◆ **Work required**
In the records below, find the line with "Before any evidence, the chance that the transaction"; retype that line and all the following lines through the end, exactly, and add nothing.

** Opening Source data block **

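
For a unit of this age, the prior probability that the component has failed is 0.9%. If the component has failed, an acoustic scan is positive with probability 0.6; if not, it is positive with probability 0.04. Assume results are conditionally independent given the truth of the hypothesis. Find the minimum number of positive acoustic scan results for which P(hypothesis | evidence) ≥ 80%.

Prior odds = 0.009/0.991 = 9/991.
Likelihood ratio of a positive = 0.6/0.04 = 15.
Target odds: 0.8 ÷ 0.2 = 4.
Need (9/991) × 15ⁿ ≥ 4, i.e. 15ⁿ ≥ 3964/9.
15² = 225 falls short of 3964/9 but 15³ = 3375 reaches it, so n = 3.

3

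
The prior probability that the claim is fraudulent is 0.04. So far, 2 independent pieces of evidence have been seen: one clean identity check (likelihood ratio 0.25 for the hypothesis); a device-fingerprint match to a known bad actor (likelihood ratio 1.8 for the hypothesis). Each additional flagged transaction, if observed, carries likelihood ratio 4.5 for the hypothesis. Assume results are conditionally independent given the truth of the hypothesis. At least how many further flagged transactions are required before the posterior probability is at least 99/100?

Prior odds = 0.04/0.96 = 1/24.
Combined Bayes factor of the evidence already in hand = 0.25 × 1.8 = 0.45.
Odds after that evidence = (1/24) × 0.45 = 0.01875.
Target odds = 0.99/0.01 = 99.
Need 4.5ⁿ ≥ 99 ÷ 0.01875 = 5280.
4.5⁵ = 1845.28125 falls short of 5280 but 4.5⁶ = 8303.765625 reaches it, so n = 6.

6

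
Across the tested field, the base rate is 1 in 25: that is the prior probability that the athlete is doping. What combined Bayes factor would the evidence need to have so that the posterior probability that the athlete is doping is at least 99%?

Prior odds = 0.04/0.96 = 1/24.
Target odds = 0.99/0.01 = 99.
Required Bayes factor = 99 ÷ (1/24) = 2376.

2376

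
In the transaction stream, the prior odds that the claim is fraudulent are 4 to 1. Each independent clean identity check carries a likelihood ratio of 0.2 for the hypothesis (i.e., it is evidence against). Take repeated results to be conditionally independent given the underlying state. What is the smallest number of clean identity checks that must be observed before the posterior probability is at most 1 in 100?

Prior odds = 4.
Likelihood ratio per clean identity check = 0.2.
Target posterior odds = 0.01/0.99 = 1/99.
Require 0.2ⁿ ≤ 1/99 ÷ 4 = 1/396.
0.2³ = 0.008 is still above 1/396 but 0.2⁴ = 0.0016 is at or below it, so n = 4.

4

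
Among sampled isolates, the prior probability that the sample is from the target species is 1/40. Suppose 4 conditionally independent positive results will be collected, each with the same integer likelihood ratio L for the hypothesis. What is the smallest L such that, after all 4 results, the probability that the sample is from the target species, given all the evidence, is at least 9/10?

Prior odds = 0.025/0.975 = 1/39.
Target odds = 0.9/0.1 = 9.
Need L⁴ ≥ 9 ÷ (1/39) = 351.
4⁴ = 256 < 351 ≤ 625 = 5⁴, so L = 5.

5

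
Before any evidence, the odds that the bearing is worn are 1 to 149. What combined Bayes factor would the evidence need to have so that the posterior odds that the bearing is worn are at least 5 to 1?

Prior odds = 1/149.
Target odds = 5.
Required Bayes factor = 5 ÷ (1/149) = 745.

745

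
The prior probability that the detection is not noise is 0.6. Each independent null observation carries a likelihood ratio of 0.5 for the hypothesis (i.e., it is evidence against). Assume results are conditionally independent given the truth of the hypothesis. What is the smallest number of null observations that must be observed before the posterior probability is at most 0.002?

Prior odds = 0.6/0.4 = 1.5.
Likelihood ratio per null observation = 0.5.
Target odds: 0.002 ÷ 0.998 = 1/499.
Need 1.5 × 0.5ⁿ ≤ 1/499, i.e. 0.5ⁿ ≤ 2/1497.
0.5⁹ = 0.001953125 is still above 2/1497 but 0.5¹⁰ = 1/1024 is at or below it, so n = 10.

10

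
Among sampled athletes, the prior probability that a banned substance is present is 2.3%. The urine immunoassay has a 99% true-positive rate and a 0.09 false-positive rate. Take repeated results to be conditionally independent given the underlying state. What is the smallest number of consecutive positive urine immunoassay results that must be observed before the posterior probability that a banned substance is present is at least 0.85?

3

Prior odds: 0.023 ÷ 0.977 = 23/977.
Likelihood ratio of a positive result = 0.99/0.09 = 11.
Target odds: 0.85 ÷ 0.15 = 17/3.
Require 11ⁿ ≥ 17/3 ÷ (23/977) = 16609/69.
11² = 121 falls short of 16609/69 but 11³ = 1331 reaches it, so n = 3.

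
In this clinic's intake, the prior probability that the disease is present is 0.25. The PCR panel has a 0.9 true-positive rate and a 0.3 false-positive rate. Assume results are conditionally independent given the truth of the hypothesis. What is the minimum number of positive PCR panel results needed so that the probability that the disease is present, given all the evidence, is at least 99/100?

Prior odds: 0.25 ÷ 0.75 = 1/3.
Likelihood ratio of a positive result = 0.9/0.3 = 3.
Target posterior odds = 0.99/0.01 = 99.
Need (1/3) × 3ⁿ ≥ 99, i.e. 3ⁿ ≥ 297.
3⁵ = 243 falls short of 297 but 3⁶ = 729 reaches it, so n = 6.

6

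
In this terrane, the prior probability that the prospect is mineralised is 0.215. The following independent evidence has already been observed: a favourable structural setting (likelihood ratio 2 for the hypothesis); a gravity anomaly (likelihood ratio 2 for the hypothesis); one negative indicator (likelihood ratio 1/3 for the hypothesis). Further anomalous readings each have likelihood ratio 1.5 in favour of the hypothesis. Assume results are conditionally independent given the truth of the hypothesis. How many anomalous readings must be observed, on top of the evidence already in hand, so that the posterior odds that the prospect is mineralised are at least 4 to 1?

6

Prior odds = 0.215/0.785 = 43/157.
Combined Bayes factor of the evidence already in hand = 2 × 2 × (1/3) = 4/3.
Odds after that evidence = (43/157) × 4/3 = 172/471.
Target odds = 4.
Need 1.5ⁿ ≥ 4 ÷ (172/471) = 471/43.
1.5⁵ = 7.59375 falls short of 471/43 but 1.5⁶ = 11.390625 reaches it, so n = 6.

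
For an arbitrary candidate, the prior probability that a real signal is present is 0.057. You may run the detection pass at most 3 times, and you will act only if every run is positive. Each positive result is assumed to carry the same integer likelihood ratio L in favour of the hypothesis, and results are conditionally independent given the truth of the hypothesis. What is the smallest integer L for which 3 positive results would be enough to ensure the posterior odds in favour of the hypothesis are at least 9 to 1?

6

Prior odds = 0.057/0.943 = 57/943.
Target odds = 9.
Need L³ ≥ 9 ÷ (57/943) = 2829/19.
5³ = 125 < 2829/19 ≤ 216 = 6³, so L = 6.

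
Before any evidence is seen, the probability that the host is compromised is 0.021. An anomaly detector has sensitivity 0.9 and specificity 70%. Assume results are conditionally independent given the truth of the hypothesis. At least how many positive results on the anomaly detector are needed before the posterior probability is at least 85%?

6

Prior odds: 0.021 ÷ 0.979 = 21/979.
False-positive rate = 1 − 0.7 = 0.3; likelihood ratio of a positive = 0.9/0.3 = 3.
Target odds: 0.85 ÷ 0.15 = 17/3.
Require 3ⁿ ≥ 17/3 ÷ (21/979) = 16643/63.
3⁵ = 243 falls short of 16643/63 but 3⁶ = 729 reaches it, so n = 6.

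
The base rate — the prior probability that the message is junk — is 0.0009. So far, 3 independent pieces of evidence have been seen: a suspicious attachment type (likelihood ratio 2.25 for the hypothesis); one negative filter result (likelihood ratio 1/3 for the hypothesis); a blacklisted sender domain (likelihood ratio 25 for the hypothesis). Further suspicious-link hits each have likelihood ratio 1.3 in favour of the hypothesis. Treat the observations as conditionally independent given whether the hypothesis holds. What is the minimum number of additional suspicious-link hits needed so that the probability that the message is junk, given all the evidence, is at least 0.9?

24

Prior odds = 0.0009/0.9991 = 9/9991.
Combined Bayes factor of the evidence already in hand = 2.25 × (1/3) × 25 = 18.75.
Odds after that evidence = (9/9991) × 18.75 = 675/39964.
Target odds = 0.9/0.1 = 9.
Need 1.3ⁿ ≥ 9 ÷ (675/39964) = 39964/75.
1.3²³ ≈417.539 falls short of 39964/75 but 1.3²⁴ ≈542.801 reaches it, so n = 24.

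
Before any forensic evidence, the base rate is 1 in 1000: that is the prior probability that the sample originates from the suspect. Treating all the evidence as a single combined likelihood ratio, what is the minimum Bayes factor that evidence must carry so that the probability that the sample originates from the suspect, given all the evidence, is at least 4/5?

3996

Prior odds = 0.001/0.999 = 1/999.
Target odds = 0.8/0.2 = 4.
Required Bayes factor = 4 ÷ (1/999) = 3996.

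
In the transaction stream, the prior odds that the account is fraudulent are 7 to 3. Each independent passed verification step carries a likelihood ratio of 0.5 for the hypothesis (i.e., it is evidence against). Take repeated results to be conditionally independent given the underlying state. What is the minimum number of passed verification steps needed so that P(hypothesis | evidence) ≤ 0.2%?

Prior odds = 7/3.
Likelihood ratio per passed verification step = 0.5.
Target posterior odds = 0.002/0.998 = 1/499.
Need (7/3) × 0.5ⁿ ≤ 1/499, i.e. 0.5ⁿ ≤ 3/3493.
0.5¹⁰ = 1/1024 is still above 3/3493 but 0.5¹¹ = 1/2048 is at or below it, so n = 11.

11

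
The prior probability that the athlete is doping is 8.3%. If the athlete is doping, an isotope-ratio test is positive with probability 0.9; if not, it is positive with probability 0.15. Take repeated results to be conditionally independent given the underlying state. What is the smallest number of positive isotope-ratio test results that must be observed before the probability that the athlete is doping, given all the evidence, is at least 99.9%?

6

Prior odds: 0.083 ÷ 0.917 = 83/917.
Likelihood ratio of a positive = 0.9/0.15 = 6.
Target odds: 0.999 ÷ 0.001 = 999.
Need (83/917) × 6ⁿ ≥ 999, i.e. 6ⁿ ≥ 916083/83.
6⁵ = 7776 falls short of 916083/83 but 6⁶ = 46656 reaches it, so n = 6.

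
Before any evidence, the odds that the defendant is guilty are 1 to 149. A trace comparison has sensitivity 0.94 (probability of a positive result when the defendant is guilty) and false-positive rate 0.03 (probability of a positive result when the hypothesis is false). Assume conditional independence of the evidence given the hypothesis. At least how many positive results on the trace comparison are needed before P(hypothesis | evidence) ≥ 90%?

3

Prior odds = 1/149.
Likelihood ratio of a positive result = 0.94/0.03 = 94/3.
Target odds: 0.9 ÷ 0.1 = 9.
Require (94/3)ⁿ ≥ 9 ÷ (1/149) = 1341.
(94/3)² = 8836/9 falls short of 1341 but (94/3)³ = 830584/27 reaches it, so n = 3.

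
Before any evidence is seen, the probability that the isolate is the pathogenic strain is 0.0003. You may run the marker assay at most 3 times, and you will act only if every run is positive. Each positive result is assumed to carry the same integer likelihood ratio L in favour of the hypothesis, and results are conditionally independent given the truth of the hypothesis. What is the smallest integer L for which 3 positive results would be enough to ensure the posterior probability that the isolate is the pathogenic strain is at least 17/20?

27

Prior odds = 0.0003/0.9997 = 3/9997.
Target odds = 0.85/0.15 = 17/3.
Need L³ ≥ 17/3 ÷ (3/9997) = 169949/9.
26³ = 17576 < 169949/9 ≤ 19683 = 27³, so L = 27.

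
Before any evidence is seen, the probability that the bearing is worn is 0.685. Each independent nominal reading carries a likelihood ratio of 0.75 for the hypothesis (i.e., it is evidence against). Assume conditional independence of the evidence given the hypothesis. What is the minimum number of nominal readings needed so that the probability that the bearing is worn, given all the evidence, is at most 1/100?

Prior odds = 0.685/0.315 = 137/63.
Likelihood ratio per nominal reading = 0.75.
Target posterior odds = 0.01/0.99 = 1/99.
Require 0.75ⁿ ≤ 1/99 ÷ (137/63) = 7/1507.
0.75¹⁸ ≈0.00563771 is still above 7/1507 but 0.75¹⁹ ≈0.00422828 is at or below it, so n = 19.

19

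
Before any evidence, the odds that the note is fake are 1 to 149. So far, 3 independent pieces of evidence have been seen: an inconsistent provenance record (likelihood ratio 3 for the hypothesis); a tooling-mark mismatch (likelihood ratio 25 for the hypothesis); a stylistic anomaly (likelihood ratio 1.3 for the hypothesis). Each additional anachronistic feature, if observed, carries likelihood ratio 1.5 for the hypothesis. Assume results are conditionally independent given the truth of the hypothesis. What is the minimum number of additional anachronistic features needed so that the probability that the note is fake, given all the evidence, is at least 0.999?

Prior odds = 1/149.
Combined Bayes factor of the evidence already in hand = 3 × 25 × 1.3 = 97.5.
Odds after that evidence = (1/149) × 97.5 = 195/298.
Target odds = 0.999/0.001 = 999.
Need 1.5ⁿ ≥ 999 ÷ (195/298) = 99234/65.
1.5¹⁸ = 387420489/262144 falls short of 99234/65 but 1.5¹⁹ ≈2216.84 reaches it, so n = 19.

19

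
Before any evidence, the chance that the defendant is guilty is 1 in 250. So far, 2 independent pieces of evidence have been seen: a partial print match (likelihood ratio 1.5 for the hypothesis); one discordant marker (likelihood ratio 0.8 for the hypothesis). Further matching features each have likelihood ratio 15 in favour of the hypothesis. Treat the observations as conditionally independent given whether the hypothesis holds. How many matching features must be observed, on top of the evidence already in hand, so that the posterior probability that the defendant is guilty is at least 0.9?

3

Prior odds = 0.004/0.996 = 1/249.
Combined Bayes factor of the evidence already in hand = 1.5 × 0.8 = 1.2.
Odds after that evidence = (1/249) × 1.2 = 2/415.
Target odds = 0.9/0.1 = 9.
Need 15ⁿ ≥ 9 ÷ (2/415) = 1867.5.
15² = 225 falls short of 1867.5 but 15³ = 3375 reaches it, so n = 3.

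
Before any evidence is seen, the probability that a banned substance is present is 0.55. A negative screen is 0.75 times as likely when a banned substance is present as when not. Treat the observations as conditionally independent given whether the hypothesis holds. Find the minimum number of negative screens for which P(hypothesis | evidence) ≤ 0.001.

25

Prior odds = 0.55/0.45 = 11/9.
Likelihood ratio per negative screen = 0.75.
Target posterior odds = 0.001/0.999 = 1/999.
Require 0.75ⁿ ≤ 1/999 ÷ (11/9) = 1/1221.
0.75²⁴ ≈0.00100339 is still above 1/1221 but 0.75²⁵ ≈0.000752543 is at or below it, so n = 25.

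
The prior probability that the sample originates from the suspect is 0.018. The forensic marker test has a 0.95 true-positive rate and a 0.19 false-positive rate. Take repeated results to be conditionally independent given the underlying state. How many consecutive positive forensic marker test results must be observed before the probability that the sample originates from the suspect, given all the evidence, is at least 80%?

4

Prior odds: 0.018 ÷ 0.982 = 9/491.
Likelihood ratio of a positive result = 0.95/0.19 = 5.
Target odds: 0.8 ÷ 0.2 = 4.
Require 5ⁿ ≥ 4 ÷ (9/491) = 1964/9.
5³ = 125 falls short of 1964/9 but 5⁴ = 625 reaches it, so n = 4.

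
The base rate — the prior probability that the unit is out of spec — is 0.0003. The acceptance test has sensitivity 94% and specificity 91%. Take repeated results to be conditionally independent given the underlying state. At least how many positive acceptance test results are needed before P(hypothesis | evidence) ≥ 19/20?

Prior odds = 0.0003/0.9997 = 3/9997.
False-positive rate = 1 − 0.91 = 0.09; likelihood ratio of a positive = 0.94/0.09 = 94/9.
Target odds: 0.95 ÷ 0.05 = 19.
Require (94/9)ⁿ ≥ 19 ÷ (3/9997) = 189943/3.
(94/9)⁴ = 78074896/6561 falls short of 189943/3 but (94/9)⁵ ≈124287 reaches it, so n = 5.

5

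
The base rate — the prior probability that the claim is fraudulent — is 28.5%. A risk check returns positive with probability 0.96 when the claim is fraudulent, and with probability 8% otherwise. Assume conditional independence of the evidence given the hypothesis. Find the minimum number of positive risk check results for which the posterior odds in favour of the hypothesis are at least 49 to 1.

2

Prior odds: 0.285 ÷ 0.715 = 57/143.
Likelihood ratio of a positive result = 0.96/0.08 = 12.
Target odds = 49.
Require 12ⁿ ≥ 49 ÷ (57/143) = 7007/57.
12¹ = 12 falls short of 7007/57 but 12² = 144 reaches it, so n = 2.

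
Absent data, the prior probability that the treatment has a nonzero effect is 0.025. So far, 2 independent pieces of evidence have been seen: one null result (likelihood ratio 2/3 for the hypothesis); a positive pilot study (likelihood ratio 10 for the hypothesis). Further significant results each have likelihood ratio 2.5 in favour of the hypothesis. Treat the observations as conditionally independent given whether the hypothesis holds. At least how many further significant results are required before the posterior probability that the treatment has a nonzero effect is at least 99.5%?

8

Prior odds = 0.025/0.975 = 1/39.
Combined Bayes factor of the evidence already in hand = (2/3) × 10 = 20/3.
Odds after that evidence = (1/39) × 20/3 = 20/117.
Target odds = 0.995/0.005 = 199.
Need 2.5ⁿ ≥ 199 ÷ (20/117) = 1164.15.
2.5⁷ = 610.3515625 falls short of 1164.15 but 2.5⁸ = 390625/256 reaches it, so n = 8.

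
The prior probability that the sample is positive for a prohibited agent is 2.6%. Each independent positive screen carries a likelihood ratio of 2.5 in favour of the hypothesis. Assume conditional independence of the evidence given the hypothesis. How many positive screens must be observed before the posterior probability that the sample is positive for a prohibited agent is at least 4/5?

6

Prior odds = 0.026/0.974 = 13/487.
Likelihood ratio per positive screen = 2.5.
Target odds: 0.8 ÷ 0.2 = 4.
Require 2.5ⁿ ≥ 4 ÷ (13/487) = 1948/13.
2.5⁵ = 97.65625 falls short of 1948/13 but 2.5⁶ = 244.140625 reaches it, so n = 6.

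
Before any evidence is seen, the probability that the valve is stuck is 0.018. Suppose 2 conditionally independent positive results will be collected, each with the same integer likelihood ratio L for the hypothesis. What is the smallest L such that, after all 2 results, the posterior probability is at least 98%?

52

Prior odds = 0.018/0.982 = 9/491.
Target odds = 0.98/0.02 = 49.
Need L² ≥ 49 ÷ (9/491) = 24059/9.
51² = 2601 < 24059/9 ≤ 2704 = 52², so L = 52.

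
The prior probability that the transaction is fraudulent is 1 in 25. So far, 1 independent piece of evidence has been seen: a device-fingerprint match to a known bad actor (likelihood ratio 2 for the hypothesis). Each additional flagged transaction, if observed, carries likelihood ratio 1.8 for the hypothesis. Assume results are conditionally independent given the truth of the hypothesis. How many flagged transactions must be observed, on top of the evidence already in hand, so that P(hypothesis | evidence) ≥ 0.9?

Prior odds = 0.04/0.96 = 1/24.
Bayes factor of the evidence already in hand = 2.
Odds after that evidence = (1/24) × 2 = 1/12.
Target odds = 0.9/0.1 = 9.
Need 1.8ⁿ ≥ 9 ÷ (1/12) = 108.
1.8⁷ = 4782969/78125 falls short of 108 but 1.8⁸ = 43046721/390625 reaches it, so n = 8.

8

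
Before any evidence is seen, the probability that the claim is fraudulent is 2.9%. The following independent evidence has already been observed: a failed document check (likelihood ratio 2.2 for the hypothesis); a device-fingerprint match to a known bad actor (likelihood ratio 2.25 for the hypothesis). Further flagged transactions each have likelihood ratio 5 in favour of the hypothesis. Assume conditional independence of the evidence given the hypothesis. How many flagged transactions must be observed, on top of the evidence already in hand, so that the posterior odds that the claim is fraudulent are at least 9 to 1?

3

Prior odds = 0.029/0.971 = 29/971.
Combined Bayes factor of the evidence already in hand = 2.2 × 2.25 = 4.95.
Odds after that evidence = (29/971) × 4.95 = 2871/19420.
Target odds = 9.
Need 5ⁿ ≥ 9 ÷ (2871/19420) = 19420/319.
5² = 25 falls short of 19420/319 but 5³ = 125 reaches it, so n = 3.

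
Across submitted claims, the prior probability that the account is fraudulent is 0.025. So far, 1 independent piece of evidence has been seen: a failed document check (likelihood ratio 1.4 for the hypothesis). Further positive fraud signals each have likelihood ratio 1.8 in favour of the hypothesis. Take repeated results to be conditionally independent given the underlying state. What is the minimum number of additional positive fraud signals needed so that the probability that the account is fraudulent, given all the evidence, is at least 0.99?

14

Prior odds = 0.025/0.975 = 1/39.
Bayes factor of the evidence already in hand = 1.4.
Odds after that evidence = (1/39) × 1.4 = 7/195.
Target odds = 0.99/0.01 = 99.
Need 1.8ⁿ ≥ 99 ÷ (7/195) = 19305/7.
1.8¹³ ≈2082.3 falls short of 19305/7 but 1.8¹⁴ ≈3748.13 reaches it, so n = 14.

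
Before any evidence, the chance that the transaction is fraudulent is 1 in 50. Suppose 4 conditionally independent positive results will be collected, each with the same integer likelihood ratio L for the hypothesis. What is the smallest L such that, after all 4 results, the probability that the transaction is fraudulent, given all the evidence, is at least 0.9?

5

Prior odds = 0.02/0.98 = 1/49.
Target odds = 0.9/0.1 = 9.
Need L⁴ ≥ 9 ÷ (1/49) = 441.
4⁴ = 256 < 441 ≤ 625 = 5⁴, so L = 5.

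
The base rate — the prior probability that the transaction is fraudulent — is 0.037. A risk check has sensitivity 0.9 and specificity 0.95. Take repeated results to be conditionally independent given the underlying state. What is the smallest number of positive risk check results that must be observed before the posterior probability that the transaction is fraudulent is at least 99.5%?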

** Closing Source data block **

◆ **Written response**
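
Before any evidence, the chance that the transaction is fraudulent is 1 in 50. Suppose 4 conditionally independent positive results will be collected, each with the same integer likelihood ratio L for the hypothesis. What is the smallest L such that, after all 4 results, the probability that the transaction is fraudulent, given all the evidence, is at least 0.9?

5

Prior odds = 0.02/0.98 = 1/49.
Target odds = 0.9/0.1 = 9.
Need L⁴ ≥ 9 ÷ (1/49) = 441.
4⁴ = 256 < 441 ≤ 625 = 5⁴, so L = 5.

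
The base rate — the prior probability that the transaction is fraudulent — is 0.037. A risk check has sensitivity 0.9 and specificity 0.95. Take repeated results to be conditionally independent given the underlying state. What is the smallest number of positive risk check results that must be observed before the posterior probability that the transaction is fraudulent is at least 99.5%?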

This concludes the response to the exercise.